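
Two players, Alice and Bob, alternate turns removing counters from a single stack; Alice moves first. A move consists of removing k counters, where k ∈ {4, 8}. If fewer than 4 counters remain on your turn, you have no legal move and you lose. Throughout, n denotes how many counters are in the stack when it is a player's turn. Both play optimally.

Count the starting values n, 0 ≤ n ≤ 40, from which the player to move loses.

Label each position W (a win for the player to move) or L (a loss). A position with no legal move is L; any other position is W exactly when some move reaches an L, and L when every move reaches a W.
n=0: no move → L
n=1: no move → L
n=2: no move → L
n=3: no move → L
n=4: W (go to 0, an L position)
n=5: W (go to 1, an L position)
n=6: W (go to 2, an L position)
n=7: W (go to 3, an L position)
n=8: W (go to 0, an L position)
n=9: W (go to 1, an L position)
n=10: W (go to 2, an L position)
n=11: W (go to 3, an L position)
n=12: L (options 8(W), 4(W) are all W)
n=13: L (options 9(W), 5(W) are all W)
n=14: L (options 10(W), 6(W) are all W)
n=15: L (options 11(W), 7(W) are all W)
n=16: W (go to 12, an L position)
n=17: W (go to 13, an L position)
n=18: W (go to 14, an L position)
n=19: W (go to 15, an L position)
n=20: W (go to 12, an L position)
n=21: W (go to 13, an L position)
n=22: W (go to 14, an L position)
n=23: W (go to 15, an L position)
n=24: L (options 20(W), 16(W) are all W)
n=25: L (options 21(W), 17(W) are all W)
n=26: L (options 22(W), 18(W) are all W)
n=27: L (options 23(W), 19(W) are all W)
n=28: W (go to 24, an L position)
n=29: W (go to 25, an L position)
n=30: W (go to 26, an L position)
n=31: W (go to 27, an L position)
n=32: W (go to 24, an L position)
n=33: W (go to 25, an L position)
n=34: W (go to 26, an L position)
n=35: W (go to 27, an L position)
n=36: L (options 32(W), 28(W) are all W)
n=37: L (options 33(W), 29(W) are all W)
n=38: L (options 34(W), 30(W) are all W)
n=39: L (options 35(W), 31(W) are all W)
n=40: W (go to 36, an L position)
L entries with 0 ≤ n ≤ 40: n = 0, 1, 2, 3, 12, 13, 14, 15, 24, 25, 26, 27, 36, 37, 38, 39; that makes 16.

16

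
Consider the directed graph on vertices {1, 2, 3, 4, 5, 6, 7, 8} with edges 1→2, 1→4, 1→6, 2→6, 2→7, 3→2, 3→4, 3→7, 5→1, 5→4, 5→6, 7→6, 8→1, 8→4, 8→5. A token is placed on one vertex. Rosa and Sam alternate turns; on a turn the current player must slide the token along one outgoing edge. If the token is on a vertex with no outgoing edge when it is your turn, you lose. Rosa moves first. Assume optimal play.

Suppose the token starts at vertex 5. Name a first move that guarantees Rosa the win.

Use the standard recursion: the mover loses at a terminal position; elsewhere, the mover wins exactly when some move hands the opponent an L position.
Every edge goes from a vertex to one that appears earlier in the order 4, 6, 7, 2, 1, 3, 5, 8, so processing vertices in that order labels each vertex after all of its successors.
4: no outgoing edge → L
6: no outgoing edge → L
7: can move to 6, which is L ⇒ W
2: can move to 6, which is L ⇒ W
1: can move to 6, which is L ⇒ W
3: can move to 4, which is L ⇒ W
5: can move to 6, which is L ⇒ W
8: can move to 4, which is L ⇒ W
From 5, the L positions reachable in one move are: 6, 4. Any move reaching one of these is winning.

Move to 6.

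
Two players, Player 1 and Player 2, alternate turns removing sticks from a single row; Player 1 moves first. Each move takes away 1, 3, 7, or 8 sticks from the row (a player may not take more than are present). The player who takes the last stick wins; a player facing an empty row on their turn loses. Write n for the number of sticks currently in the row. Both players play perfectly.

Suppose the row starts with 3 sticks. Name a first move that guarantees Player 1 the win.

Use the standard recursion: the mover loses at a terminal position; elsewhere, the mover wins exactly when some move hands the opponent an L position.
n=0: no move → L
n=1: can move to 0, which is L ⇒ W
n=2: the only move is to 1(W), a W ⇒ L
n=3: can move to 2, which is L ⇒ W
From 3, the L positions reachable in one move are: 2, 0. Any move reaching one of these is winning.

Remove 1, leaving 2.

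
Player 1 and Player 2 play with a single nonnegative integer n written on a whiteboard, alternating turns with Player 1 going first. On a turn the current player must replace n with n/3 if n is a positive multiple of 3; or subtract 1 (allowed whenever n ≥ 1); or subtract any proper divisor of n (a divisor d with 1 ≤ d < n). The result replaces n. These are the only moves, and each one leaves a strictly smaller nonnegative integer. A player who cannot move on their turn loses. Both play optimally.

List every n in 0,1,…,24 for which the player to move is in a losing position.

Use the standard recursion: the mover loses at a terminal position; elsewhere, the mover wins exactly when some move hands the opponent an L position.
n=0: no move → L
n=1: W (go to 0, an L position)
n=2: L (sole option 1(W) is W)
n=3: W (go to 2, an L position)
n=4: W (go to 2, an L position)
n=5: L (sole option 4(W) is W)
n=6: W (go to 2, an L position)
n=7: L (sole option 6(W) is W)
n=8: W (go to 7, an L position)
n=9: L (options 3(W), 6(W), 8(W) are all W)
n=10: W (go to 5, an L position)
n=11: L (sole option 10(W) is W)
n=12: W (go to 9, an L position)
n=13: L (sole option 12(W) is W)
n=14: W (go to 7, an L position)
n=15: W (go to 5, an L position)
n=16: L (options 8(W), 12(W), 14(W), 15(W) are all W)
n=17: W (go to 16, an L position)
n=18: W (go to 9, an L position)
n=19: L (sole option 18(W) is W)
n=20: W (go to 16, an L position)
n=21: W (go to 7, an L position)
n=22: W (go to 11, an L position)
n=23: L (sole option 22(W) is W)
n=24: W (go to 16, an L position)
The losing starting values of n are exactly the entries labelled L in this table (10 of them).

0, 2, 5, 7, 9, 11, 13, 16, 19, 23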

====

§ **What is required**: Please be sure to repeat every entry exactly.

§ **Response below**:
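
Two players, Alice and Bob, alternate turns removing counters from a single stack; Alice moves first. A move consists of removing k counters, where k ∈ {4, 8}. If fewer than 4 counters remain on your turn, you have no legal move and you lose. Throughout, n denotes how many counters are in the stack when it is a player's turn. Both play optimally.

Count the starting values n, 0 ≤ n ≤ 40, from which the player to move loses.

Label each position W (a win for the player to move) or L (a loss). A position with no legal move is L; any other position is W exactly when some move reaches an L, and L when every move reaches a W.
n=0: no move → L
n=1: no move → L
n=2: no move → L
n=3: no move → L
n=4: W (go to 0, an L position)
n=5: W (go to 1, an L position)
n=6: W (go to 2, an L position)
n=7: W (go to 3, an L position)
n=8: W (go to 0, an L position)
n=9: W (go to 1, an L position)
n=10: W (go to 2, an L position)
n=11: W (go to 3, an L position)
n=12: L (options 8(W), 4(W) are all W)
n=13: L (options 9(W), 5(W) are all W)
n=14: L (options 10(W), 6(W) are all W)
n=15: L (options 11(W), 7(W) are all W)
n=16: W (go to 12, an L position)
n=17: W (go to 13, an L position)
n=18: W (go to 14, an L position)
n=19: W (go to 15, an L position)
n=20: W (go to 12, an L position)
n=21: W (go to 13, an L position)
n=22: W (go to 14, an L position)
n=23: W (go to 15, an L position)
n=24: L (options 20(W), 16(W) are all W)
n=25: L (options 21(W), 17(W) are all W)
n=26: L (options 22(W), 18(W) are all W)
n=27: L (options 23(W), 19(W) are all W)
n=28: W (go to 24, an L position)
n=29: W (go to 25, an L position)
n=30: W (go to 26, an L position)
n=31: W (go to 27, an L position)
n=32: W (go to 24, an L position)
n=33: W (go to 25, an L position)
n=34: W (go to 26, an L position)
n=35: W (go to 27, an L position)
n=36: L (options 32(W), 28(W) are all W)
n=37: L (options 33(W), 29(W) are all W)
n=38: L (options 34(W), 30(W) are all W)
n=39: L (options 35(W), 31(W) are all W)
n=40: W (go to 36, an L position)
L entries with 0 ≤ n ≤ 40: n = 0, 1, 2, 3, 12, 13, 14, 15, 24, 25, 26, 27, 36, 37, 38, 39; that makes 16.

16

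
Consider the directed graph on vertices {1, 2, 3, 4, 5, 6, 7, 8} with edges 1→2, 1→4, 1→6, 2→6, 2→7, 3→2, 3→4, 3→7, 5→1, 5→4, 5→6, 7→6, 8→1, 8→4, 8→5. A token is placed on one vertex. Rosa and Sam alternate turns; on a turn the current player must slide the token along one outgoing edge. If the token is on a vertex with no outgoing edge when it is your turn, you lose. Rosa moves first. Assume optimal play.

Suppose the token starts at vertex 5. Name a first move that guarantees Rosa the win.

Use the standard recursion: the mover loses at a terminal position; elsewhere, the mover wins exactly when some move hands the opponent an L position.
Every edge goes from a vertex to one that appears earlier in the order 4, 6, 7, 2, 1, 3, 5, 8, so processing vertices in that order labels each vertex after all of its successors.
4: no outgoing edge → L
6: no outgoing edge → L
7: can move to 6, which is L ⇒ W
2: can move to 6, which is L ⇒ W
1: can move to 6, which is L ⇒ W
3: can move to 4, which is L ⇒ W
5: can move to 6, which is L ⇒ W
8: can move to 4, which is L ⇒ W
From 5, the L positions reachable in one move are: 6, 4. Any move reaching one of these is winning.

Move to 6.

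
Two players, Player 1 and Player 2, alternate turns removing sticks from a single row; Player 1 moves first. Each move takes away 1, 3, 7, or 8 sticks from the row (a player may not take more than are present). The player who takes the last stick wins; a player facing an empty row on their turn loses. Write n for the number of sticks currently in the row. Both players play perfectly.

Suppose the row starts with 3 sticks. Name a first move that guarantees Player 1 the win.

Use the standard recursion: the mover loses at a terminal position; elsewhere, the mover wins exactly when some move hands the opponent an L position.
n=0: no move → L
n=1: can move to 0, which is L ⇒ W
n=2: the only move is to 1(W), a W ⇒ L
n=3: can move to 2, which is L ⇒ W
From 3, the L positions reachable in one move are: 2, 0. Any move reaching one of these is winning.

Remove 1, leaving 2.

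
Player 1 and Player 2 play with a single nonnegative integer n written on a whiteboard, alternating turns with Player 1 going first. On a turn the current player must replace n with n/3 if n is a positive multiple of 3; or subtract 1 (allowed whenever n ≥ 1); or subtract any proper divisor of n (a divisor d with 1 ≤ d < n). The result replaces n. These are the only moves, and each one leaves a strictly smaller nonnegative integer. A player who cannot move on their turn loses. Both play optimally.

List every n in 0,1,…,24 for which the player to move is in a losing position.

Use the standard recursion: the mover loses at a terminal position; elsewhere, the mover wins exactly when some move hands the opponent an L position.
n=0: no move → L
n=1: W (go to 0, an L position)
n=2: L (sole option 1(W) is W)
n=3: W (go to 2, an L position)
n=4: W (go to 2, an L position)
n=5: L (sole option 4(W) is W)
n=6: W (go to 2, an L position)
n=7: L (sole option 6(W) is W)
n=8: W (go to 7, an L position)
n=9: L (options 3(W), 6(W), 8(W) are all W)
n=10: W (go to 5, an L position)
n=11: L (sole option 10(W) is W)
n=12: W (go to 9, an L position)
n=13: L (sole option 12(W) is W)
n=14: W (go to 7, an L position)
n=15: W (go to 5, an L position)
n=16: L (options 8(W), 12(W), 14(W), 15(W) are all W)
n=17: W (go to 16, an L position)
n=18: W (go to 9, an L position)
n=19: L (sole option 18(W) is W)
n=20: W (go to 16, an L position)
n=21: W (go to 7, an L position)
n=22: W (go to 11, an L position)
n=23: L (sole option 22(W) is W)
n=24: W (go to 16, an L position)
The losing starting values of n are exactly the entries labelled L in this table (10 of them).

0, 2, 5, 7, 9, 11, 13, 16, 19, 23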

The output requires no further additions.